-- RECORDS TO USE follows --

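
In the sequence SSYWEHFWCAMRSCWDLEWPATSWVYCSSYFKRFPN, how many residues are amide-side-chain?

1

Asparagine (N) and glutamine (Q) have uncharged amide side chains.
Matching residues: N36.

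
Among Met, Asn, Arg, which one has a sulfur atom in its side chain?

Cysteine (C, thiol) and methionine (M, thioether) are the two sulfur-containing amino acids.
Of the listed options, only Met belongs to this group.

Met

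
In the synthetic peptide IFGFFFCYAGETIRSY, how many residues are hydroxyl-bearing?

4

The –OH-bearing residues are Ser, Thr (aliphatic alcohols), and Tyr (phenol).
Matching residues: Y8, T12, S15, Y16.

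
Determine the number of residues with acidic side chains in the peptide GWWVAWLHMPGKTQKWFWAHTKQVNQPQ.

Only D (aspartate) and E (glutamate) carry a side-chain carboxylic acid.
None of the 28 residues belong to this group.

0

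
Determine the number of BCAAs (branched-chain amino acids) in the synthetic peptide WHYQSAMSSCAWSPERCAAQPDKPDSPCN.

Valine (V), leucine (L), and isoleucine (I) are the branched-chain amino acids.
None of the 29 residues belong to this group.

0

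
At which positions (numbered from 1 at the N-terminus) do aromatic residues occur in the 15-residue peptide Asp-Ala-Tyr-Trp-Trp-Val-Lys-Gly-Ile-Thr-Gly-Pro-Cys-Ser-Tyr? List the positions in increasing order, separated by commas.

3, 4, 5, 15

Phenylalanine (F), tryptophan (W), and tyrosine (Y) have aromatic ring side chains.
Matching residues: Tyr3, Trp4, Trp5, Tyr15.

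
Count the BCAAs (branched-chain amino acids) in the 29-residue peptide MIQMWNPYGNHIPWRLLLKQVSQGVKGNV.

8

The BCAAs are Val, Leu, and Ile — aliphatic side chains with a branch point.
Matching residues: I2, I12, L16, L17, L18, V21, V25, V29.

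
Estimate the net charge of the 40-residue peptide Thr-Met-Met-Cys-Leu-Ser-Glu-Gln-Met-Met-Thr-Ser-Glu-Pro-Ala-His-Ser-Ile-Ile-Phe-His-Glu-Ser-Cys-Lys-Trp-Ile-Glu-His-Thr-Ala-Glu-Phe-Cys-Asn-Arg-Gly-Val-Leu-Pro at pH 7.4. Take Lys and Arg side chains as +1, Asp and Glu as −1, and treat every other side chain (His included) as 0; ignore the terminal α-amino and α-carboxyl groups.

-3

Positive (K, R): Lys25, Arg36 → +2.
Negative (D, E): Glu7, Glu13, Glu22, Glu28, Glu32 → −5.
Net charge = (+2) + (−5) = −3.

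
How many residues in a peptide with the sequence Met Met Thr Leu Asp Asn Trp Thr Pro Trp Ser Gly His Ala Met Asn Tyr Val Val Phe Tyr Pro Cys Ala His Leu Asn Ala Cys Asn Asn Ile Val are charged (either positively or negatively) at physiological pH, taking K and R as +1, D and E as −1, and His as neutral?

Charged side chains at pH ~7.4: K, R (positive); D, E (negative).
Matching residues: Asp5.

1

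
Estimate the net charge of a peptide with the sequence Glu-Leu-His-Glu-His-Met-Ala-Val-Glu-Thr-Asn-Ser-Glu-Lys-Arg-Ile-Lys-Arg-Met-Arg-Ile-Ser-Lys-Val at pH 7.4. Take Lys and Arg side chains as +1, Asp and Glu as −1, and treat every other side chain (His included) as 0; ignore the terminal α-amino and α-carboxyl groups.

Positive (K, R): Lys14, Arg15, Lys17, Arg18, Arg20, Lys23 → +6.
Negative (D, E): Glu1, Glu4, Glu9, Glu13 → −4.
Net charge = (+6) + (−4) = +2.

+2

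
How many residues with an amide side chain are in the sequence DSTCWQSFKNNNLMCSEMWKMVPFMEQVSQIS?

The amide-side-chain residues are Asn (N) and Gln (Q).
Matching residues: Q6, N10, N11, N12, Q27, Q30.

6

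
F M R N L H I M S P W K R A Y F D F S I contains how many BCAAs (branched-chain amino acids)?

V, L, and I make up the branched-chain aliphatic group.
Matching residues: L5, I7, I20.

3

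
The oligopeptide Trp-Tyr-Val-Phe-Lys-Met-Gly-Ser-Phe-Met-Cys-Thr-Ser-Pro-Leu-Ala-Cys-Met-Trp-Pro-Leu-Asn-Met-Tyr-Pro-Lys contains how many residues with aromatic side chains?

The aromatic amino acids are Phe (F, benzyl), Trp (W, indole), and Tyr (Y, phenol).
Matching residues: Trp1, Tyr2, Phe4, Phe9, Trp19, Tyr24.

6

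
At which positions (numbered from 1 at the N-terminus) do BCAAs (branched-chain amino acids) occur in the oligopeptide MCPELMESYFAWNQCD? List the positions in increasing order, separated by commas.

5

Valine (V), leucine (L), and isoleucine (I) are the branched-chain amino acids.
Matching residues: L5.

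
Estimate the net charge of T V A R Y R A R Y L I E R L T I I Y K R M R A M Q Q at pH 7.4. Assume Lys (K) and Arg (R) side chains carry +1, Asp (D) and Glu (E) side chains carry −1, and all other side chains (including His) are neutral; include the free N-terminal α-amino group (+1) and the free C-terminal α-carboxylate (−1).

Positive (K, R): R4, R6, R8, R13, K19, R20, R22 → +7.
Negative (D, E): E12 → −1.
The N-terminus (+1) and C-terminus (−1) cancel.
Net charge = (+7) + (−1) = +6.

+6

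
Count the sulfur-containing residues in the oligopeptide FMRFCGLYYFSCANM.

4

Cysteine (C, thiol) and methionine (M, thioether) are the two sulfur-containing amino acids.
Matching residues: M2, C5, C12, M15.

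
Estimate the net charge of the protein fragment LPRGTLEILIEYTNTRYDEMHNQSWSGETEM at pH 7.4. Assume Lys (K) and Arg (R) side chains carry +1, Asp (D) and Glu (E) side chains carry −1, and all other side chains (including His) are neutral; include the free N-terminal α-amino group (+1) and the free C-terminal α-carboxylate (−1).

Positive (K, R): R3, R16 → +2.
Negative (D, E): E7, E11, D18, E19, E28, E30 → −6.
The N-terminus (+1) and C-terminus (−1) cancel.
Net charge = (+2) + (−6) = −4.

-4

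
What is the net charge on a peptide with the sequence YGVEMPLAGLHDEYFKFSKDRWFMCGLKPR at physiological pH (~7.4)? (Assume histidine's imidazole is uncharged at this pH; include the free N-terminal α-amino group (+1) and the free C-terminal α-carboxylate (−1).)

+1

The side chains ionized at physiological pH are Lys/Arg (+1) and Asp/Glu (−1); with His treated as neutral, nothing else contributes.
Positive (K, R): K16, K19, R21, K28, R30 → +5.
Negative (D, E): E4, D12, E13, D20 → −4.
The N-terminus (+1) and C-terminus (−1) cancel.
Net charge = (+5) + (−4) = +1.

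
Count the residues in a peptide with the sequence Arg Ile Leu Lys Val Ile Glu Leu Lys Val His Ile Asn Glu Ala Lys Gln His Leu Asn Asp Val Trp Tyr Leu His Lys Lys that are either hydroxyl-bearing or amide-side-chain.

Hydroxyl-bearing: S, T, Y. Amide-side-chain: N, Q.
Hydroxyl-bearing residues here: Tyr24 (1).
Amide-side-chain residues here: Asn13, Gln17, Asn20 (3).
The two groups share no amino acid, so total = 1 + 3 = 4.

4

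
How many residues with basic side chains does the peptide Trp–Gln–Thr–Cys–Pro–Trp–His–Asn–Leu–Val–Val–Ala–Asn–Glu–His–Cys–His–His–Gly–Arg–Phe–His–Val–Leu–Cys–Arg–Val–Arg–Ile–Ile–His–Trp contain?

K, R, and H are the three residues with basic side chains (ε-amine, guanidinium, and imidazole respectively).
Matching residues: His7, His15, His17, His18, Arg20, His22, Arg26, Arg28, His31.

9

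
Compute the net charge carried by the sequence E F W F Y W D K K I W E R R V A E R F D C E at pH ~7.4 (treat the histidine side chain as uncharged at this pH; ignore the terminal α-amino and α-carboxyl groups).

Near pH 7.4, K and R contribute +1 each, D and E contribute −1 each, and every other side chain (His included, as stated) is uncharged.
Positive (K, R): K8, K9, R13, R14, R18 → +5.
Negative (D, E): E1, D7, E12, E17, D20, E22 → −6.
Net charge = (+5) + (−6) = −1.

-1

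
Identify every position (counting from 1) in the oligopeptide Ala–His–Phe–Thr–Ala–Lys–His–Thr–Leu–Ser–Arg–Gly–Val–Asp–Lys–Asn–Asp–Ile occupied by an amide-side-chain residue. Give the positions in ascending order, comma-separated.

Asparagine (N) and glutamine (Q) have uncharged amide side chains.
Matching residues: Asn16.

16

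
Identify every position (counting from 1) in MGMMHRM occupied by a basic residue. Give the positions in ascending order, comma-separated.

K, R, and H are the three residues with basic side chains (ε-amine, guanidinium, and imidazole respectively).
Matching residues: H5, R6.

5, 6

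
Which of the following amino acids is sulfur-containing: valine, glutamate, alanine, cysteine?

Cysteine (C, thiol) and methionine (M, thioether) are the two sulfur-containing amino acids.
Of the listed options, only cysteine belongs to this group.

cysteine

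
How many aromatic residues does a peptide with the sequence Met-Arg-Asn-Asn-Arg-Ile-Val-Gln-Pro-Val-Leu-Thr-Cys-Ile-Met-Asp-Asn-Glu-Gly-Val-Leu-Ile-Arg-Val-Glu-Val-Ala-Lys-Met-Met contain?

The aromatic amino acids are Phe (F, benzyl), Trp (W, indole), and Tyr (Y, phenol).
None of the 30 residues belong to this group.

0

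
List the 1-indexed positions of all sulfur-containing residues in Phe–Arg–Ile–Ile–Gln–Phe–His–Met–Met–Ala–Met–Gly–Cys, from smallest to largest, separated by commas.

Only Cys (C) and Met (M) have a sulfur atom in the side chain.
Matching residues: Met8, Met9, Met11, Cys13.

8, 9, 11, 13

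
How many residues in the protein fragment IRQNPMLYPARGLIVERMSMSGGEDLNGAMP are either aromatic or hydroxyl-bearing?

Aromatic: F, W, Y. Hydroxyl-bearing: S, T, Y.
Aromatic residues here: Y8 (1).
Hydroxyl-bearing residues here: Y8, S19, S21 (3).
Y is in both groups, so the 1 Y residue must not be double-counted.
Total = 1 + 3 − 1 = 3.

3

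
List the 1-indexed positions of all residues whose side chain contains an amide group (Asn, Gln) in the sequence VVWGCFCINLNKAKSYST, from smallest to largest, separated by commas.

9, 11

Matching residues: N9, N11.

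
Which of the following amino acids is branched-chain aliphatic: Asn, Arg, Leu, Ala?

Leu

V, L, and I make up the branched-chain aliphatic group.
Of the listed options, only Leu belongs to this group.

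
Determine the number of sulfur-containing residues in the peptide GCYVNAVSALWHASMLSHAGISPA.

Only Cys (C) and Met (M) have a sulfur atom in the side chain.
Matching residues: C2, M15.

2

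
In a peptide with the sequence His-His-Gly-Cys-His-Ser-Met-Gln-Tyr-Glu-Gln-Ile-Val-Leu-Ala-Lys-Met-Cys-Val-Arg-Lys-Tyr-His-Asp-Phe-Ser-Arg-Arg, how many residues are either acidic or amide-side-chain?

4

Acidic: D, E. Amide-side-chain: N, Q.
Acidic residues here: Glu10, Asp24 (2).
Amide-side-chain residues here: Gln8, Gln11 (2).
The two groups share no amino acid, so total = 2 + 2 = 4.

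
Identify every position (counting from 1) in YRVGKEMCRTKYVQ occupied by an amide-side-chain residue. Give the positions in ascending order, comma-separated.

14

The amide-side-chain residues are Asn (N) and Gln (Q).
Matching residues: Q14.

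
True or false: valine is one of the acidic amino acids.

The acidic residues are Asp (D) and Glu (E), whose side chains end in a carboxylate group.
Valine is not in this group.

False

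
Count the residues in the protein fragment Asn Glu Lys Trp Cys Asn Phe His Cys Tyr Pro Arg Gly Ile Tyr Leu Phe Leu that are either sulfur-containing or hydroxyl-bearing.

Sulfur-containing: C, M. Hydroxyl-bearing: S, T, Y.
Sulfur-containing residues here: Cys5, Cys9 (2).
Hydroxyl-bearing residues here: Tyr10, Tyr15 (2).
The two groups share no amino acid, so total = 2 + 2 = 4.

4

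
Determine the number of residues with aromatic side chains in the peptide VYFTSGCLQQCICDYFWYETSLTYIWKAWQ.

Phenylalanine (F), tryptophan (W), and tyrosine (Y) have aromatic ring side chains.
Matching residues: Y2, F3, Y15, F16, W17, Y18, Y24, W26, W29.

9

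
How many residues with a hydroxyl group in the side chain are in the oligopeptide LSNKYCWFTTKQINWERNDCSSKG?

Serine (S), threonine (T), and tyrosine (Y) each carry a hydroxyl group on the side chain.
Matching residues: S2, Y5, T9, T10, S21, S22.

6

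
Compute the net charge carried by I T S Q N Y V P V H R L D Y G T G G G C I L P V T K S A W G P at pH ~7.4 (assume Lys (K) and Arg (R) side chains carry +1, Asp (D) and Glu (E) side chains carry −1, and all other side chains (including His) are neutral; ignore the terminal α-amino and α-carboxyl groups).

+1

Positive (K, R): R11, K26 → +2.
Negative (D, E): D13 → −1.
Net charge = (+2) + (−1) = +1.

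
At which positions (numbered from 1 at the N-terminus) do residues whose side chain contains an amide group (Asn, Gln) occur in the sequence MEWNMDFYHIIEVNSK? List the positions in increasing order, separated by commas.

Matching residues: N4, N14.

4, 14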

-- RECORDS TO USE concluded --

**WHAT YOU ARE ASKED TO DO:**
Reproduce, word for word, every line starting at the line that contains "N-terminus) do residues" and ending with the final line of the entries.

**REPLY:**
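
At which positions (numbered from 1 at the N-terminus) do residues whose side chain contains an amide group (Asn, Gln) occur in the sequence MEWNMDFYHIIEVNSK? List the positions in increasing order, separated by commas.

Matching residues: N4, N14.

4, 14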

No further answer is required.